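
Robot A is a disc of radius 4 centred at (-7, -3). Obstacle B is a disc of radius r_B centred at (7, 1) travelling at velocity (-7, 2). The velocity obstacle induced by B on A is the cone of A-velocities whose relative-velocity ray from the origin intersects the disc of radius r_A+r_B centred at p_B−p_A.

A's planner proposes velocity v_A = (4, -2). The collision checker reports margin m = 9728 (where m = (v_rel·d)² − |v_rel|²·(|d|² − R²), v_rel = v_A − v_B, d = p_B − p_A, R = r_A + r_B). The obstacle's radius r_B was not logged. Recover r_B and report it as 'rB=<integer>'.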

────────

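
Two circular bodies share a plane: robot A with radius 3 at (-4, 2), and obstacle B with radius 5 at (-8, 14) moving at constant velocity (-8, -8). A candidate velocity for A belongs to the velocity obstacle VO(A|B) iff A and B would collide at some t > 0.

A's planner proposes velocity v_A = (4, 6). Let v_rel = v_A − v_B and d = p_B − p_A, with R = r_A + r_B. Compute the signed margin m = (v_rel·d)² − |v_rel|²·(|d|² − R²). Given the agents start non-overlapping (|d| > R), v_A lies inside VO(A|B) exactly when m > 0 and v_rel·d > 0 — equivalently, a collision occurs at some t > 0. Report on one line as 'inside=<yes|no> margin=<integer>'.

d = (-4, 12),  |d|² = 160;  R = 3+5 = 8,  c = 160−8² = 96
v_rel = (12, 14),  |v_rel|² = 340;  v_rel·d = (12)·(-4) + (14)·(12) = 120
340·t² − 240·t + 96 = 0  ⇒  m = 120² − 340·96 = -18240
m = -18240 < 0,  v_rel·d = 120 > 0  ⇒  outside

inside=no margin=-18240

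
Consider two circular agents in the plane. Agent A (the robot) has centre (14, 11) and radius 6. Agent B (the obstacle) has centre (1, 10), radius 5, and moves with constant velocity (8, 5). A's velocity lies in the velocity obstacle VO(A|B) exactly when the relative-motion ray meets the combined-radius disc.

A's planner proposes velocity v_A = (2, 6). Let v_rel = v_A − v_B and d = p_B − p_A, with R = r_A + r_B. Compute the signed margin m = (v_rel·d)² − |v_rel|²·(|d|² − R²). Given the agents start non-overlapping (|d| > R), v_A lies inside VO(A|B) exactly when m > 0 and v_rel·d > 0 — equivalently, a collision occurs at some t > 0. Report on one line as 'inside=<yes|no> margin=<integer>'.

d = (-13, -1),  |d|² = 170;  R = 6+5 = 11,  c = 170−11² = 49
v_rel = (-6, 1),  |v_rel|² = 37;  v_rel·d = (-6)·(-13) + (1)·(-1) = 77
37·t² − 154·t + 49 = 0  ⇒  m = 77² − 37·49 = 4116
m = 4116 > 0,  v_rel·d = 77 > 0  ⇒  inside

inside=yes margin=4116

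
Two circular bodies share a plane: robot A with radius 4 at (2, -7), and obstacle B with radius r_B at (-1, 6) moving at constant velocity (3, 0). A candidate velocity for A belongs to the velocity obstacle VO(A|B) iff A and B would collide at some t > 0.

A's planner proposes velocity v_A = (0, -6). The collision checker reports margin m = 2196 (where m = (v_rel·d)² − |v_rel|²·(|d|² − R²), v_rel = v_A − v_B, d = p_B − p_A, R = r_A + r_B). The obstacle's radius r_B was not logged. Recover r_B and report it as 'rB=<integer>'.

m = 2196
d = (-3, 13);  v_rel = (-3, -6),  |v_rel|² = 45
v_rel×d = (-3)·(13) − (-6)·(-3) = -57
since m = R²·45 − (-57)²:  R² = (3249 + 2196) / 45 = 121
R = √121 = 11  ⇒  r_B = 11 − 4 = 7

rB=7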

────────

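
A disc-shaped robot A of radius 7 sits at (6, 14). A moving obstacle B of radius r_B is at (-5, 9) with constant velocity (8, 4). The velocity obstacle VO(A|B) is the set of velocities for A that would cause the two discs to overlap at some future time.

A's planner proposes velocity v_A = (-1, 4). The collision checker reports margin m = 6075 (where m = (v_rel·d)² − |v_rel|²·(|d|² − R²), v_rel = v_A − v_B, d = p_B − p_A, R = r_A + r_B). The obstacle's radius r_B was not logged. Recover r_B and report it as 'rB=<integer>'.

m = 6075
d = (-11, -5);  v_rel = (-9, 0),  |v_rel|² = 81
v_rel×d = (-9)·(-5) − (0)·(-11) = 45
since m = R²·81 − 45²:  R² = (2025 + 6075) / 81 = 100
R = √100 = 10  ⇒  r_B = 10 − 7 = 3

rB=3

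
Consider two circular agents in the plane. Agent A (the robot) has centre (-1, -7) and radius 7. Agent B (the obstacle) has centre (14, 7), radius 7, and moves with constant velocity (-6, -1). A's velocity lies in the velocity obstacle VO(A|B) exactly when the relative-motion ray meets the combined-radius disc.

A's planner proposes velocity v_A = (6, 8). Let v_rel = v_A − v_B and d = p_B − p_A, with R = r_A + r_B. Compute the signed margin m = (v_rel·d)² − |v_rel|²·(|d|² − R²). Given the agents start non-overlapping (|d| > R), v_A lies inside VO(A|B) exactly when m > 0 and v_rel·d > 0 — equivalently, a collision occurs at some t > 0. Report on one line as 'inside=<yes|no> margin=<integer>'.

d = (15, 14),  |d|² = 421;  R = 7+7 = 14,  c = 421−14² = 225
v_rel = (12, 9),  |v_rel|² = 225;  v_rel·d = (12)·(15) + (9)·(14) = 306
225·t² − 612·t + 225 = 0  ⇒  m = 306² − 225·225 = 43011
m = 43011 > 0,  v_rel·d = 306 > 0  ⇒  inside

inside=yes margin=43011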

────────

**Exercise instructions**
Your task is to retype the entries verbatim, starting with the line that holds "A's planner proposes velocity v_A = (4, 6)." and stopping after the line that holds "centre (14, 11)".

**Result for this exercise**
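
A's planner proposes velocity v_A = (4, 6). Let v_rel = v_A − v_B and d = p_B − p_A, with R = r_A + r_B. Compute the signed margin m = (v_rel·d)² − |v_rel|²·(|d|² − R²). Given the agents start non-overlapping (|d| > R), v_A lies inside VO(A|B) exactly when m > 0 and v_rel·d > 0 — equivalently, a collision occurs at some t > 0. Report on one line as 'inside=<yes|no> margin=<integer>'.

d = (-4, 12),  |d|² = 160;  R = 3+5 = 8,  c = 160−8² = 96
v_rel = (12, 14),  |v_rel|² = 340;  v_rel·d = (12)·(-4) + (14)·(12) = 120
340·t² − 240·t + 96 = 0  ⇒  m = 120² − 340·96 = -18240
m = -18240 < 0,  v_rel·d = 120 > 0  ⇒  outside

inside=no margin=-18240

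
Consider two circular agents in the plane. Agent A (the robot) has centre (14, 11) and radius 6. Agent B (the obstacle) has centre (1, 10), radius 5, and moves with constant velocity (8, 5). A's velocity lies in the velocity obstacle VO(A|B) exactly when the relative-motion ray meets the combined-radius disc.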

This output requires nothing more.